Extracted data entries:
-----

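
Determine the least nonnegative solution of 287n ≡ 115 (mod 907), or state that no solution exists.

gcd(907, 287) = 1.
1 divides 115, so solutions exist.
By Bézout, 287×(414) + 907×(-131) = 1.
So 287×(414) ≡ 1 (mod 907); multiply by 115: n ≡ 47610 (mod 907).
Smallest nonnegative: n = 47610 mod 907 = 446.

446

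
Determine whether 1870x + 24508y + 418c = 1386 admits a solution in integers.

gcd(24508, 1870):
  24508 = 13×1870 + 198
  1870 = 9×198 + 88
  198 = 2×88 + 22
  88 = 4×22
so gcd(24508, 1870) = 22.
gcd(22, 418) = 22.
22 divides 1386, so integer solutions exist.

yes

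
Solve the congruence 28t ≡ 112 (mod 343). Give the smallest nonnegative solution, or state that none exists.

4

gcd(343, 28) = 7.
7 divides 112, so solutions exist.
By Bézout, 28·(-12) + 343·(1) = 7.
So 28·(-12) ≡ 7 (mod 343); multiply by 16: t ≡ -192 (mod 49).
Smallest nonnegative: t = -192 mod 49 = 4.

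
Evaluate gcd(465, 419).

1

gcd(465, 419):
  465 = 1*419 + 46
  419 = 9*46 + 5
  46 = 9*5 + 1
  5 = 5*1
so gcd(465, 419) = 1.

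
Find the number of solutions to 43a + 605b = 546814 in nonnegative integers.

21

gcd(605, 43) = 1.
By Bézout, 43·(197) + 605·(-14) = 1.
One solution: (293, 883).
General: a = 293 + 605t, b = 883 - 43t.
a ≥ 0 ⇒ t ≥ 0; b ≥ 0 ⇒ t ≤ 20. So t ∈ [0, 20]: 21 solutions.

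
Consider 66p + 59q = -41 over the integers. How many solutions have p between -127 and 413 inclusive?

gcd(66, 59) = 1.
By Bézout, 66·(17) + 59·(-19) = 1.
Particular solution: (11, -13).
General solution: p = 11 + 59t, q = -13 - 66t for integer t.
-127 ≤ 11 + 59t ≤ 413 gives t ∈ [-2, 6], which is 9 values.

9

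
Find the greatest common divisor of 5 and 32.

gcd(32, 5) = 1  (32 = 6×5 + 2, 5 = 2×2 + 1, 2 = 2×1).

1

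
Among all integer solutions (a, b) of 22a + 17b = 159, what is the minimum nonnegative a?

8

gcd(22, 17) = 1.
1 divides 159, so solutions exist.
By Bézout, 22·(7) + 17·(-9) = 1.
Scale by 159/1 = 159: (a₀, b₀) = (1113, -1431).
General solution: a = 1113 + 17t, b = -1431 - 22t for integer t.
a ≥ 0: smallest is 1113 mod 17 = 8 (at t = -65), with b = -1.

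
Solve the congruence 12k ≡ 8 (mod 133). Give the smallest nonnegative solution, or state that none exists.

45

gcd(133, 12) = 1.
1 divides 8, so solutions exist.
By Bézout, 12·(-11) + 133·(1) = 1.
So 12·(-11) ≡ 1 (mod 133); multiply by 8: k ≡ -88 (mod 133).
Smallest nonnegative: k = -88 mod 133 = 45.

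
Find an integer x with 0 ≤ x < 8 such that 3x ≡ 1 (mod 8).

3

gcd(8, 3) = 1  (8 = 2*3 + 2, 3 = 1*2 + 1, 2 = 2*1).
Back-substituting, 3*(3) + 8*(-1) = 1.
So 3*3 ≡ 1 (mod 8), and 3 mod 8 = 3.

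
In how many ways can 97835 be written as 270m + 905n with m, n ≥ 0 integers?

2

gcd(905, 270) = 5.
By Bézout, 270×(57) + 905×(-17) = 5.
One solution: (178, 55).
General: m = 178 + 181t, n = 55 - 54t.
m ≥ 0 ⇒ t ≥ 0; n ≥ 0 ⇒ t ≤ 1. So t ∈ [0, 1]: 2 solutions.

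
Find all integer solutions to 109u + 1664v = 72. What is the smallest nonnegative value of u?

1512

gcd(1664, 109) = 1  (1664 = 15×109 + 29, 109 = 3×29 + 22, 29 = 1×22 + 7, 22 = 3×7 + 1, 7 = 7×1).
1 divides 72, so solutions exist.
Back-substituting, 109×(229) + 1664×(-15) = 1.
Scale by 72/1 = 72: (u₀, v₀) = (16488, -1080).
General solution: u = 16488 + 1664t, v = -1080 - 109t for integer t.
u ≥ 0: smallest is 16488 mod 1664 = 1512 (at t = -9), with v = -99.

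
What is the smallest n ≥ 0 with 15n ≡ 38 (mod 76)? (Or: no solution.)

38

gcd(76, 15) = 1.
1 divides 38, so solutions exist.
By Bézout, 15·(-5) + 76·(1) = 1.
So 15·(-5) ≡ 1 (mod 76); multiply by 38: n ≡ -190 (mod 76).
Smallest nonnegative: n = -190 mod 76 = 38.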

-----

The expected result is every record above, duplicated exactly.

The answer:
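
Determine the least nonnegative solution of 287n ≡ 115 (mod 907), or state that no solution exists.

gcd(907, 287) = 1.
1 divides 115, so solutions exist.
By Bézout, 287×(414) + 907×(-131) = 1.
So 287×(414) ≡ 1 (mod 907); multiply by 115: n ≡ 47610 (mod 907).
Smallest nonnegative: n = 47610 mod 907 = 446.

446

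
Determine whether 1870x + 24508y + 418c = 1386 admits a solution in integers.

gcd(24508, 1870):
  24508 = 13×1870 + 198
  1870 = 9×198 + 88
  198 = 2×88 + 22
  88 = 4×22
so gcd(24508, 1870) = 22.
gcd(22, 418) = 22.
22 divides 1386, so integer solutions exist.

yes

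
Solve the congruence 28t ≡ 112 (mod 343). Give the smallest nonnegative solution, or state that none exists.

4

gcd(343, 28) = 7.
7 divides 112, so solutions exist.
By Bézout, 28·(-12) + 343·(1) = 7.
So 28·(-12) ≡ 7 (mod 343); multiply by 16: t ≡ -192 (mod 49).
Smallest nonnegative: t = -192 mod 49 = 4.

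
Evaluate gcd(465, 419).

1

gcd(465, 419):
  465 = 1*419 + 46
  419 = 9*46 + 5
  46 = 9*5 + 1
  5 = 5*1
so gcd(465, 419) = 1.

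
Find the number of solutions to 43a + 605b = 546814 in nonnegative integers.

21

gcd(605, 43) = 1.
By Bézout, 43·(197) + 605·(-14) = 1.
One solution: (293, 883).
General: a = 293 + 605t, b = 883 - 43t.
a ≥ 0 ⇒ t ≥ 0; b ≥ 0 ⇒ t ≤ 20. So t ∈ [0, 20]: 21 solutions.

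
Consider 66p + 59q = -41 over the integers. How many solutions have p between -127 and 413 inclusive?

gcd(66, 59) = 1.
By Bézout, 66·(17) + 59·(-19) = 1.
Particular solution: (11, -13).
General solution: p = 11 + 59t, q = -13 - 66t for integer t.
-127 ≤ 11 + 59t ≤ 413 gives t ∈ [-2, 6], which is 9 values.

9

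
Find the greatest common divisor of 5 and 32.

gcd(32, 5) = 1  (32 = 6×5 + 2, 5 = 2×2 + 1, 2 = 2×1).

1

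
Among all integer solutions (a, b) of 22a + 17b = 159, what is the minimum nonnegative a?

8

gcd(22, 17) = 1.
1 divides 159, so solutions exist.
By Bézout, 22·(7) + 17·(-9) = 1.
Scale by 159/1 = 159: (a₀, b₀) = (1113, -1431).
General solution: a = 1113 + 17t, b = -1431 - 22t for integer t.
a ≥ 0: smallest is 1113 mod 17 = 8 (at t = -65), with b = -1.

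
Solve the congruence 12k ≡ 8 (mod 133). Give the smallest nonnegative solution, or state that none exists.

45

gcd(133, 12) = 1.
1 divides 8, so solutions exist.
By Bézout, 12·(-11) + 133·(1) = 1.
So 12·(-11) ≡ 1 (mod 133); multiply by 8: k ≡ -88 (mod 133).
Smallest nonnegative: k = -88 mod 133 = 45.

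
Find an integer x with 0 ≤ x < 8 such that 3x ≡ 1 (mod 8).

3

gcd(8, 3) = 1  (8 = 2*3 + 2, 3 = 1*2 + 1, 2 = 2*1).
Back-substituting, 3*(3) + 8*(-1) = 1.
So 3*3 ≡ 1 (mod 8), and 3 mod 8 = 3.

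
In how many ways can 97835 be written as 270m + 905n with m, n ≥ 0 integers?

2

gcd(905, 270) = 5.
By Bézout, 270×(57) + 905×(-17) = 5.
One solution: (178, 55).
General: m = 178 + 181t, n = 55 - 54t.
m ≥ 0 ⇒ t ≥ 0; n ≥ 0 ⇒ t ≤ 1. So t ∈ [0, 1]: 2 solutions.

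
Find all integer solutions to 109u + 1664v = 72. What is the smallest nonnegative value of u?

1512

gcd(1664, 109) = 1  (1664 = 15×109 + 29, 109 = 3×29 + 22, 29 = 1×22 + 7, 22 = 3×7 + 1, 7 = 7×1).
1 divides 72, so solutions exist.
Back-substituting, 109×(229) + 1664×(-15) = 1.
Scale by 72/1 = 72: (u₀, v₀) = (16488, -1080).
General solution: u = 16488 + 1664t, v = -1080 - 109t for integer t.
u ≥ 0: smallest is 16488 mod 1664 = 1512 (at t = -9), with v = -99.

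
What is the smallest n ≥ 0 with 15n ≡ 38 (mod 76)? (Or: no solution.)

38

gcd(76, 15) = 1.
1 divides 38, so solutions exist.
By Bézout, 15·(-5) + 76·(1) = 1.
So 15·(-5) ≡ 1 (mod 76); multiply by 38: n ≡ -190 (mod 76).
Smallest nonnegative: n = -190 mod 76 = 38.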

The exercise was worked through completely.